Task item:
Once you find the line with "What is the" in the entries below, return exactly every line from it through the line with "A 289.3 keV".
Top of Material shown
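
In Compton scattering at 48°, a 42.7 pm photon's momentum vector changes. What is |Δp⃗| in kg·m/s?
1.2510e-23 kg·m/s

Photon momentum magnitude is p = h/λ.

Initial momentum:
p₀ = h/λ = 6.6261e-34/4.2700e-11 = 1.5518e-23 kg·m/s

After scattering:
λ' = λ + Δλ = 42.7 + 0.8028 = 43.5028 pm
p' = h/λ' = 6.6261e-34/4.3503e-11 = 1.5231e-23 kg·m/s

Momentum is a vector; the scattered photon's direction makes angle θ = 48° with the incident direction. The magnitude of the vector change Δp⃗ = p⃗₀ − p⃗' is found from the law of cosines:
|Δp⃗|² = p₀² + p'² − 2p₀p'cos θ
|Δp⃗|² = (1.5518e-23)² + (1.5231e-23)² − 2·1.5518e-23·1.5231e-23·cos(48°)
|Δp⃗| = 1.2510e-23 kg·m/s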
Bottom of Material shown
Top of Material shown
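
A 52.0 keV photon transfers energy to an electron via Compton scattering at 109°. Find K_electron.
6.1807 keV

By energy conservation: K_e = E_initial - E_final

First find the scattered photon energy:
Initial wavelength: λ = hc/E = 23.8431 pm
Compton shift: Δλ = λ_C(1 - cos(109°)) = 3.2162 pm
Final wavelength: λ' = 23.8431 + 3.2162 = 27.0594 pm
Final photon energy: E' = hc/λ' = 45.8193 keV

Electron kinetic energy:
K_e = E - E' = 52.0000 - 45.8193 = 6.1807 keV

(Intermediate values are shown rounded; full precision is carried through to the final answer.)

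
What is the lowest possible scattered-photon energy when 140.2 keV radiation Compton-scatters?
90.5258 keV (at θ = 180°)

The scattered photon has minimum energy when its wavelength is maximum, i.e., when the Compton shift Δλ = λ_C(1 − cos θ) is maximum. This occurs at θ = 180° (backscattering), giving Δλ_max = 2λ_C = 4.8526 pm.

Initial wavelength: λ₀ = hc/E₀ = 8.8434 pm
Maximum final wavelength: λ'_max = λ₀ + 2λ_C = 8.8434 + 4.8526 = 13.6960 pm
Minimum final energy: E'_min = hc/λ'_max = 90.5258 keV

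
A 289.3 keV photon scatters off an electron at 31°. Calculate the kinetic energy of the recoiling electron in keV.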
Bottom of Material shown
Solution for this task:
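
What is the lowest possible scattered-photon energy when 140.2 keV radiation Compton-scatters?
90.5258 keV (at θ = 180°)

The scattered photon has minimum energy when its wavelength is maximum, i.e., when the Compton shift Δλ = λ_C(1 − cos θ) is maximum. This occurs at θ = 180° (backscattering), giving Δλ_max = 2λ_C = 4.8526 pm.

Initial wavelength: λ₀ = hc/E₀ = 8.8434 pm
Maximum final wavelength: λ'_max = λ₀ + 2λ_C = 8.8434 + 4.8526 = 13.6960 pm
Minimum final energy: E'_min = hc/λ'_max = 90.5258 keV

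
A 289.3 keV photon scatters off an electron at 31°. Calculate the kinetic energy of the recoiling electron in keV.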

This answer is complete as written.